→ **Exercise details**
In the material below, find the line with "The joint probability mass function of random variables X and Z" and the line with "4/35 | 3/35 |", then output those two lines and every line between them, exactly.

[Given records — start]

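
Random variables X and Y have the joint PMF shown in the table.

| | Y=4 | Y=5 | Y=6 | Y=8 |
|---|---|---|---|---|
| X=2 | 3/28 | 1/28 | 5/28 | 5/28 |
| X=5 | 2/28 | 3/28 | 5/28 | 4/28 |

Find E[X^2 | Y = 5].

P(Y = 5) = 1/7.
Σ X^2·P over the event = 4·(1/28) + 25·(3/28) = 79/28.
E[X^2 | Y = 5] = (79/28) / (1/7) = 79/4.

79/4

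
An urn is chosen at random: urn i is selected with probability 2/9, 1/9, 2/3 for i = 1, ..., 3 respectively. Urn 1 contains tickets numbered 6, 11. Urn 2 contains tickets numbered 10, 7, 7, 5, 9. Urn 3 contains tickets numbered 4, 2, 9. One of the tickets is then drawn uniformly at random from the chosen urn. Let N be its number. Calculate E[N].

91/15

E[N | urn 1] = (6+11)/2 = 17/2.
E[N | urn 2] = (10+7+7+5+9)/5 = 38/5.
E[N | urn 3] = (4+2+9)/3 = 5.
E[N] = (2/9)·(17/2) + (1/9)·(38/5) + (2/3)·(5) = 91/15.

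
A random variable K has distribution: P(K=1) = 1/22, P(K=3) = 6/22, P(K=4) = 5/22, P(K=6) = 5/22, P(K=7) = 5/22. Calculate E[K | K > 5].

P(K > 5) = 5/11.
Σ over the event: 6·5/22 + 7·5/22 = 65/22.
E[K | K > 5] = (65/22) / (5/11) = 13/2.

13/2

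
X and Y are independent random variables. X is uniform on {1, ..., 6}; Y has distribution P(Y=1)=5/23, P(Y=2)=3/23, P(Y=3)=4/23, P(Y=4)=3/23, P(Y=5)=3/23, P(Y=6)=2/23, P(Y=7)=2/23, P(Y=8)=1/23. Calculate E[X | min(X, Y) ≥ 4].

P(min(X, Y) ≥ 4) = 11/46.
Summing X·P(x,y) over outcomes with min(X, Y) ≥ 4 gives 55/46.
E[X | min(X, Y) ≥ 4] = (55/46) / (11/46) = 5.

5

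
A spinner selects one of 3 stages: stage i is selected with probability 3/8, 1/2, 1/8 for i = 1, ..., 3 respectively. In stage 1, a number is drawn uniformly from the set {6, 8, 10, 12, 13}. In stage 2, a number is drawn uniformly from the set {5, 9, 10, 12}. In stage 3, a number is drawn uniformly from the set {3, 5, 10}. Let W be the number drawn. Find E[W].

357/40

E[W | stage 1] = (6+8+10+12+13)/5 = 49/5.
E[W | stage 2] = (5+9+10+12)/4 = 9.
E[W | stage 3] = (3+5+10)/3 = 6.
By the law of total expectation,
E[W] = (3/8)·(49/5) + (1/2)·(9) + (1/8)·(6) = 357/40.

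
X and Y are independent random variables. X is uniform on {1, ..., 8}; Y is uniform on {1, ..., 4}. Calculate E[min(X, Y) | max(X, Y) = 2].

Outcomes with max(X, Y) = 2: (1,2), (2,1), (2,2), each with probability 1/32.
E[min(X, Y) | max(X, Y) = 2] = (1 + 1 + 2) / 3 = 4/3.

4/3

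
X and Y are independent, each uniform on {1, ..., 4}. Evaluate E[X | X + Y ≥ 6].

P(X + Y ≥ 6) = 3/8.
Summing X·P(x,y) over outcomes with X + Y ≥ 6 gives 5/4.
E[X | X + Y ≥ 6] = (5/4) / (3/8) = 10/3.

10/3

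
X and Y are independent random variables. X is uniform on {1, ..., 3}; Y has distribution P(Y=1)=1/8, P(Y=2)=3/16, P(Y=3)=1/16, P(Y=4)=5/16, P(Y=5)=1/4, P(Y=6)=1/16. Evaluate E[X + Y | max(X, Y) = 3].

P(max(X, Y) = 3) = 1/6.
Summing (X+Y)·P(x,y) over outcomes with max(X, Y) = 3 gives 19/24.
E[X + Y | max(X, Y) = 3] = (19/24) / (1/6) = 19/4.

19/4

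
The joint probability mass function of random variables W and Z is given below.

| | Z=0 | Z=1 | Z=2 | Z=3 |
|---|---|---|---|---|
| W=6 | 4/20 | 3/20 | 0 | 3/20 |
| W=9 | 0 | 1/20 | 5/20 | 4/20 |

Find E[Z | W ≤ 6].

6/5

P(W ≤ 6) = 1/2.
Σ Z·P over the event = 0·(4/20) + 1·(3/20) + 3·(3/20) = 3/5.
E[Z | W ≤ 6] = (3/5) / (1/2) = 6/5.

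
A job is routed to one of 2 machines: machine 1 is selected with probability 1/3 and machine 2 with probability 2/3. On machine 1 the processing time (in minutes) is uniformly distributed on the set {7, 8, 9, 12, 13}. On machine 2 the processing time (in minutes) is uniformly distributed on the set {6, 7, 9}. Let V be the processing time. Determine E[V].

E[V | machine 1] = (7+8+9+12+13)/5 = 49/5.
E[V | machine 2] = (6+7+9)/3 = 22/3.
By the law of total expectation,
E[V] = (1/3)·(49/5) + (2/3)·(22/3) = 367/45.

367/45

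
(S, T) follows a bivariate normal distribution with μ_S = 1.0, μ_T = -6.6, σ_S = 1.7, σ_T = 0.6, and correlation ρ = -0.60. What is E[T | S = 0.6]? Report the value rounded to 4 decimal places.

-6.5153

The regression of T on S has slope ρ·σ_T/σ_S and passes through (μ_S, μ_T).
E[T | S=0.6] = -6.6 + (-0.60)·(0.6/1.7)·(0.6 − (1.0)) = -6.6 + (-0.21176)·(-0.4) = -6.5153.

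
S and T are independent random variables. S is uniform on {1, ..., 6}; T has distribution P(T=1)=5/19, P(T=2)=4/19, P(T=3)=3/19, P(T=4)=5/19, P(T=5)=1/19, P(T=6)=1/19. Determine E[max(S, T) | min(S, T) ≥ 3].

P(min(S, T) ≥ 3) = 20/57.
Summing max(S,T)·P(x,y) over outcomes with min(S, T) ≥ 3 gives 97/57.
E[max(S, T) | min(S, T) ≥ 3] = (97/57) / (20/57) = 97/20.

97/20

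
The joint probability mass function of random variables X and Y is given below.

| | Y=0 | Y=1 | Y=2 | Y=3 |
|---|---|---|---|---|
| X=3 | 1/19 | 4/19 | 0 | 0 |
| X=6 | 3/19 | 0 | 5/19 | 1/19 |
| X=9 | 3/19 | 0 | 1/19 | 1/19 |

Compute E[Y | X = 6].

13/9

P(X = 6) = 9/19.
Σ Y·P over the event = 0·(3/19) + 2·(5/19) + 3·(1/19) = 13/19.
E[Y | X = 6] = (13/19) / (9/19) = 13/9.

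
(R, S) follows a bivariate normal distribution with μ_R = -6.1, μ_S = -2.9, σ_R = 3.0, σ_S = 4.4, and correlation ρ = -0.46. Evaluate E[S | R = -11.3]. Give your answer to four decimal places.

The regression of S on R has slope ρ·σ_S/σ_R and passes through (μ_R, μ_S).
E[S | R=-11.3] = -2.9 + (-0.46)·(4.4/3.0)·(-11.3 − (-6.1)) = -2.9 + (-0.67467)·(-5.2) = 0.6083.

0.6083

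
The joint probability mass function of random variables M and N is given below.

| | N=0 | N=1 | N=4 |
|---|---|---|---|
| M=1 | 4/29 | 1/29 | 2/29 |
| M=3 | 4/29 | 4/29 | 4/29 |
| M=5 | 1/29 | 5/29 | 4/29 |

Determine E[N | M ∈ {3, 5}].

41/22

P(M ∈ {3, 5}) = 22/29.
Σ N·P over the event = 0·(4/29) + 1·(4/29) + 4·(4/29) + 0·(1/29) + 1·(5/29) + 4·(4/29) = 41/29.
E[N | M ∈ {3, 5}] = (41/29) / (22/29) = 41/22.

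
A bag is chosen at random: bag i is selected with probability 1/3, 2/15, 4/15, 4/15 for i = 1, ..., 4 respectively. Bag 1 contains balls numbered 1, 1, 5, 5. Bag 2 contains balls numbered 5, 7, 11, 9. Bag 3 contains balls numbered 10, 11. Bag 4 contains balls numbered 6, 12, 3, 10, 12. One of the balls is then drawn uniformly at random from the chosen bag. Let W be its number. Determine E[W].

179/25

E[W | bag 1] = (1+1+5+5)/4 = 3.
E[W | bag 2] = (5+7+11+9)/4 = 8.
E[W | bag 3] = (10+11)/2 = 21/2.
E[W | bag 4] = (6+12+3+10+12)/5 = 43/5.
E[W] = (1/3)·(3) + (2/15)·(8) + (4/15)·(21/2) + (4/15)·(43/5) = 179/25.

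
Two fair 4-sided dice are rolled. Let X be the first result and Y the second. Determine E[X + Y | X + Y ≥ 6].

P(X + Y ≥ 6) = 3/8.
Summing (X+Y)·P(x,y) over outcomes with X + Y ≥ 6 gives 5/2.
E[X + Y | X + Y ≥ 6] = (5/2) / (3/8) = 20/3.

20/3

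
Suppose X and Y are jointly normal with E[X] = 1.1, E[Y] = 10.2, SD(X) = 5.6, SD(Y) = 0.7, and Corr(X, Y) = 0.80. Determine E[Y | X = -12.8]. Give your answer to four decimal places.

8.8100

The regression of Y on X has slope ρ·σ_Y/σ_X and passes through (μ_X, μ_Y).
E[Y | X=-12.8] = 10.2 + (0.80)·(0.7/5.6)·(-12.8 − (1.1)) = 10.2 + (0.1)·(-13.9) = 8.8100.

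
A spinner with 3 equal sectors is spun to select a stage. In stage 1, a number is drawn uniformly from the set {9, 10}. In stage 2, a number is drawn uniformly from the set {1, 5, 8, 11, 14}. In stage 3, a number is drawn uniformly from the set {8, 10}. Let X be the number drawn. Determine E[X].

E[X | stage 1] = (9+10)/2 = 19/2.
E[X | stage 2] = (1+5+8+11+14)/5 = 39/5.
E[X | stage 3] = (8+10)/2 = 9.
E[X] = (1/3)·(19/2) + (1/3)·(39/5) + (1/3)·(9) = 263/30.

263/30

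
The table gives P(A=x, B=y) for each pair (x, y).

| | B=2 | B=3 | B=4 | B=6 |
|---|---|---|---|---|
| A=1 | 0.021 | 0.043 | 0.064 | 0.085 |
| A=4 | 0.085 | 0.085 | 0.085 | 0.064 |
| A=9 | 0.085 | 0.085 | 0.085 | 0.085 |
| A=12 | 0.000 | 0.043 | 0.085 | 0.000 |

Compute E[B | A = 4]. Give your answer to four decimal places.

P(A = 4) = 0.319.
Σ B·P over the event = 2·(0.085) + 3·(0.085) + 4·(0.085) + 6·(0.064) = 1.149.
E[B | A = 4] = (1.149) / (0.319) = 3.6019.

3.6019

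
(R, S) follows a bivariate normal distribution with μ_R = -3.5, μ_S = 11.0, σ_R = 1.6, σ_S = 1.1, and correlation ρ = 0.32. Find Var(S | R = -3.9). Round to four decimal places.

1.0861

The conditional variance in a bivariate normal is σ_S²(1 − ρ²), independent of x.
Var(S | R=-3.9) = (1.1)²·(1 − (0.32)²) = 1.21·0.8976 = 1.0861.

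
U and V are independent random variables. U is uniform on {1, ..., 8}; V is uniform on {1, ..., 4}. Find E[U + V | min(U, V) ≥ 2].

8

P(min(U, V) ≥ 2) = 21/32.
Summing (U+V)·P(x,y) over outcomes with min(U, V) ≥ 2 gives 21/4.
E[U + V | min(U, V) ≥ 2] = (21/4) / (21/32) = 8.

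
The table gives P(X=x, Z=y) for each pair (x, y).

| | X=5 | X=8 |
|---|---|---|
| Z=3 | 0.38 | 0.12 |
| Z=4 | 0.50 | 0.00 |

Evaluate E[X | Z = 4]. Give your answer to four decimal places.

5.0000

P(Z = 4) = 0.50.
Σ X·P over the event = 5·(0.50) = 2.50.
E[X | Z = 4] = (2.50) / (0.50) = 5.0000.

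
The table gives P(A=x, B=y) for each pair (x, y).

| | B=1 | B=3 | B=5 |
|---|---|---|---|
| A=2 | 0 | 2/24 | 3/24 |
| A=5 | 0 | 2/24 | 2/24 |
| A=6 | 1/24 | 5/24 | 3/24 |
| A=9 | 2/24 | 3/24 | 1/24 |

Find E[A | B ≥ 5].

P(B ≥ 5) = 3/8.
Σ A·P over the event = 2·(3/24) + 5·(2/24) + 6·(3/24) + 9·(1/24) = 43/24.
E[A | B ≥ 5] = (43/24) / (3/8) = 43/9.

43/9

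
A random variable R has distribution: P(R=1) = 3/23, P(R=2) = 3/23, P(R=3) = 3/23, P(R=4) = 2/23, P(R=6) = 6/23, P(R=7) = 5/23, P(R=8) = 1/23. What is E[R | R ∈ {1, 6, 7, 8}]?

P(R ∈ {1, 6, 7, 8}) = 15/23.
Σ over the event: 1·3/23 + 6·6/23 + 7·5/23 + 8·1/23 = 82/23.
E[R | R ∈ {1, 6, 7, 8}] = (82/23) / (15/23) = 82/15.

82/15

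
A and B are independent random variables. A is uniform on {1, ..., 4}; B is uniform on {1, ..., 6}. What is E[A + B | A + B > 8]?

28/3

Outcomes with A + B > 8: (3,6), (4,5), (4,6), each with probability 1/24.
E[A + B | A + B > 8] = (9 + 9 + 10) / 3 = 28/3.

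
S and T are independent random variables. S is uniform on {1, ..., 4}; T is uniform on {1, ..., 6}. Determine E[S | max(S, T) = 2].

P(max(S, T) = 2) = 1/8.
Summing S·P(x,y) over outcomes with max(S, T) = 2 gives 5/24.
E[S | max(S, T) = 2] = (5/24) / (1/8) = 5/3.

5/3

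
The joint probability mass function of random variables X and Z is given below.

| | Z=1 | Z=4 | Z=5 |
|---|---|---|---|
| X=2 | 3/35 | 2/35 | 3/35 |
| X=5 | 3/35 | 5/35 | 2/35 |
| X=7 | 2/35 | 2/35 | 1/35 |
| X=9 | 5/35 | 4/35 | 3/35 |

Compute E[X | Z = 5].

P(Z = 5) = 9/35.
Σ X·P over the event = 2·(3/35) + 5·(2/35) + 7·(1/35) + 9·(3/35) = 10/7.
E[X | Z = 5] = (10/7) / (9/35) = 50/9.

50/9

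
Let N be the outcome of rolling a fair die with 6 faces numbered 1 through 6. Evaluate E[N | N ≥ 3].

9/2

Given N ≥ 3, N is equally likely to be any of {3, 4, 5, 6}.
E[N | N ≥ 3] = (3 + 4 + 5 + 6) / 4 = 9/2.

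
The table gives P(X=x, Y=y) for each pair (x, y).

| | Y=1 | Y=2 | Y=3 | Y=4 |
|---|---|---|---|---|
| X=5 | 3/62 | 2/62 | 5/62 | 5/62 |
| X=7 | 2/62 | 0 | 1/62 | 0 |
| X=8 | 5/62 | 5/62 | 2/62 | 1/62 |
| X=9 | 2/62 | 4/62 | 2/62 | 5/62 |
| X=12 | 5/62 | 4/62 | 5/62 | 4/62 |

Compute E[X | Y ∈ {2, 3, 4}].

P(Y ∈ {2, 3, 4}) = 45/62.
Summing X·P(X=x,Y=y) over the conditioning event gives 193/31.
E[X | Y ∈ {2, 3, 4}] = (193/31) / (45/62) = 386/45.

386/45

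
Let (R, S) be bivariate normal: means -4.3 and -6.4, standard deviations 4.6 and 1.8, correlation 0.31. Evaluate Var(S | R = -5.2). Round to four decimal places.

2.9286

The conditional variance in a bivariate normal is σ_S²(1 − ρ²), independent of x.
Var(S | R=-5.2) = (1.8)²·(1 − (0.31)²) = 3.24·0.9039 = 2.9286.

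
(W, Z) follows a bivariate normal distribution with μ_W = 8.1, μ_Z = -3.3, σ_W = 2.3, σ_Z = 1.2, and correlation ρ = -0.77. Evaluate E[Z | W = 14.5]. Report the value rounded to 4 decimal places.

For a bivariate normal, E[Z | W=x] = μ_Z + ρ·(σ_Z/σ_W)·(x − μ_W).
E[Z | W=14.5] = -3.3 + (-0.77)·(1.2/2.3)·(14.5 − (8.1)) = -3.3 + (-0.40174)·(6.4) = -5.8711.

-5.8711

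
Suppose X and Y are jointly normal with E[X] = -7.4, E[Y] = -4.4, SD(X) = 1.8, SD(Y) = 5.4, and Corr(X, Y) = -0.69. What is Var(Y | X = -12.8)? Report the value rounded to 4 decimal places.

The conditional variance in a bivariate normal is σ_Y²(1 − ρ²), independent of x.
Var(Y | X=-12.8) = (5.4)²·(1 − (-0.69)²) = 29.16·0.5239 = 15.2769.

15.2769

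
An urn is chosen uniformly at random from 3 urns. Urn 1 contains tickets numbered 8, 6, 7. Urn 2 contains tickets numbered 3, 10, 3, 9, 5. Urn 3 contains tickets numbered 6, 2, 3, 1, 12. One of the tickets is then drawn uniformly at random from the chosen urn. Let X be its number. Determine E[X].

89/15

E[X | urn 1] = (8+6+7)/3 = 7.
E[X | urn 2] = (3+10+3+9+5)/5 = 6.
E[X | urn 3] = (6+2+3+1+12)/5 = 24/5.
By the law of total expectation,
E[X] = (1/3)·(7) + (1/3)·(6) + (1/3)·(24/5) = 89/15.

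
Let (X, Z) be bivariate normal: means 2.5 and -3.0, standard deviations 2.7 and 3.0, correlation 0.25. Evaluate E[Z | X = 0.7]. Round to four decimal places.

E[Z | X=x] = μ_Z + ρ(σ_Z/σ_X)(x − μ_X) for jointly normal variables.
E[Z | X=0.7] = -3.0 + (0.25)·(3.0/2.7)·(0.7 − (2.5)) = -3.0 + (0.27778)·(-1.8) = -3.5000.

-3.5000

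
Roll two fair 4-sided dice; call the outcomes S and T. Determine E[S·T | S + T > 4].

17/2

P(S + T > 4) = 5/8.
Summing ST·P(x,y) over outcomes with S + T > 4 gives 85/16.
E[S·T | S + T > 4] = (85/16) / (5/8) = 17/2.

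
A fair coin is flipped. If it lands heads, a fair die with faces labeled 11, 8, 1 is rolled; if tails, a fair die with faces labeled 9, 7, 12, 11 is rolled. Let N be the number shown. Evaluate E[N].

E[N | heads] = (11+8+1)/3 = 20/3.
E[N | tails] = (9+7+12+11)/4 = 39/4.
E[N] = (1/2)·(20/3) + (1/2)·(39/4) = 197/24.

197/24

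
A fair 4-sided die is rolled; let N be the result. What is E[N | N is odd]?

Given N is odd, N is equally likely to be any of {1, 3}.
E[N | N is odd] = (1 + 3) / 2 = 2.

2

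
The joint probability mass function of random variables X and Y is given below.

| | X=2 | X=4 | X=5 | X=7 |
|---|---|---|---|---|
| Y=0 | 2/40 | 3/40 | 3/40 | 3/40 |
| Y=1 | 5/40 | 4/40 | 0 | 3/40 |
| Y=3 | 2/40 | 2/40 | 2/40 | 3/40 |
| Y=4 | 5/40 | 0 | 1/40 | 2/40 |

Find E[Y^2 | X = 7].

P(X = 7) = 11/40.
Σ Y^2·P over the event = 0·(3/40) + 1·(3/40) + 9·(3/40) + 16·(2/40) = 31/20.
E[Y^2 | X = 7] = (31/20) / (11/40) = 62/11.

62/11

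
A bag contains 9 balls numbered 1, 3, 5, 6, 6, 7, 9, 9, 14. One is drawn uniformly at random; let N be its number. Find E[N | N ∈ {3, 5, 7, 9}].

33/5

P(N ∈ {3, 5, 7, 9}) = 5/9.
Σ over the event: 3·1/9 + 5·1/9 + 7·1/9 + 9·2/9 = 11/3.
E[N | N ∈ {3, 5, 7, 9}] = (11/3) / (5/9) = 33/5.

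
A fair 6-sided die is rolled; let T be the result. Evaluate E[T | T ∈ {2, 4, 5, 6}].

17/4

P(T ∈ {2, 4, 5, 6}) = 2/3.
Σ over the event: 2·1/6 + 4·1/6 + 5·1/6 + 6·1/6 = 17/6.
E[T | T ∈ {2, 4, 5, 6}] = (17/6) / (2/3) = 17/4.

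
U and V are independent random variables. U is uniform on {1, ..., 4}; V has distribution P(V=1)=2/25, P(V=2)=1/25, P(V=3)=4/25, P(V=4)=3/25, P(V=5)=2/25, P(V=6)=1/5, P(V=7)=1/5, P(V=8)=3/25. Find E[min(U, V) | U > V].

11/6

P(U > V) = 3/25.
Summing min(U,V)·P(x,y) over outcomes with U > V gives 11/50.
E[min(U, V) | U > V] = (11/50) / (3/25) = 11/6.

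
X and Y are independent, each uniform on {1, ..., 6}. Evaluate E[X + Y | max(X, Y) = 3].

24/5

P(max(X, Y) = 3) = 5/36.
Summing (X+Y)·P(x,y) over outcomes with max(X, Y) = 3 gives 2/3.
E[X + Y | max(X, Y) = 3] = (2/3) / (5/36) = 24/5.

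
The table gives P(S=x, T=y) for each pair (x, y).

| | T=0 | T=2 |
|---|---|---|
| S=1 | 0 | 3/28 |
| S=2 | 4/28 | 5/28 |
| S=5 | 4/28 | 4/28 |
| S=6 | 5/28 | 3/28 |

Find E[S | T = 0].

P(T = 0) = 13/28.
Σ S·P over the event = 2·(4/28) + 5·(4/28) + 6·(5/28) = 29/14.
E[S | T = 0] = (29/14) / (13/28) = 58/13.

58/13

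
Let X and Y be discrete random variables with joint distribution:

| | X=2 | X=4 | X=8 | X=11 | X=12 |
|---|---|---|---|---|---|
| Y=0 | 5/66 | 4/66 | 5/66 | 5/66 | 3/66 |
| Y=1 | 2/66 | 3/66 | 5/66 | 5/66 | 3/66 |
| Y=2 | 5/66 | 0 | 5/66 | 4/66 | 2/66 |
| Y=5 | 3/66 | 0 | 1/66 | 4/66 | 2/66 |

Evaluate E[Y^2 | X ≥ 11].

13/2

P(X ≥ 11) = 14/33.
Σ Y^2·P over the event = 0·(5/66) + 1·(5/66) + 4·(4/66) + 25·(4/66) + 0·(3/66) + 1·(3/66) + 4·(2/66) + 25·(2/66) = 91/33.
E[Y^2 | X ≥ 11] = (91/33) / (14/33) = 13/2.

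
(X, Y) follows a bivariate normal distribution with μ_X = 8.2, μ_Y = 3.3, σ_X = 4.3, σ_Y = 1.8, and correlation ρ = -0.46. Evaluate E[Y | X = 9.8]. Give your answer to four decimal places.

E[Y | X=x] = μ_Y + ρ(σ_Y/σ_X)(x − μ_X) for jointly normal variables.
E[Y | X=9.8] = 3.3 + (-0.46)·(1.8/4.3)·(9.8 − (8.2)) = 3.3 + (-0.19256)·(1.6) = 2.9919.

2.9919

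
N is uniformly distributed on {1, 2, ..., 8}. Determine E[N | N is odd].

Given N is odd, N is equally likely to be any of {1, 3, 5, 7}.
E[N | N is odd] = (1 + 3 + 5 + 7) / 4 = 4.

4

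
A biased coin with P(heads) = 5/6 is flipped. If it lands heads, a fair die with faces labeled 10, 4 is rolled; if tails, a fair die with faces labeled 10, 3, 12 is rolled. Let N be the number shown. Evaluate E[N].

65/9

E[N | heads] = (10+4)/2 = 7.
E[N | tails] = (10+3+12)/3 = 25/3.
E[N] = (5/6)·(7) + (1/6)·(25/3) = 65/9.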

[Given records — finish]

→ **Response**
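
The joint probability mass function of random variables X and Z is given below.

| | Z=1 | Z=4 | Z=5 |
|---|---|---|---|
| X=2 | 3/35 | 2/35 | 3/35 |
| X=5 | 3/35 | 5/35 | 2/35 |
| X=7 | 2/35 | 2/35 | 1/35 |
| X=9 | 5/35 | 4/35 | 3/35 |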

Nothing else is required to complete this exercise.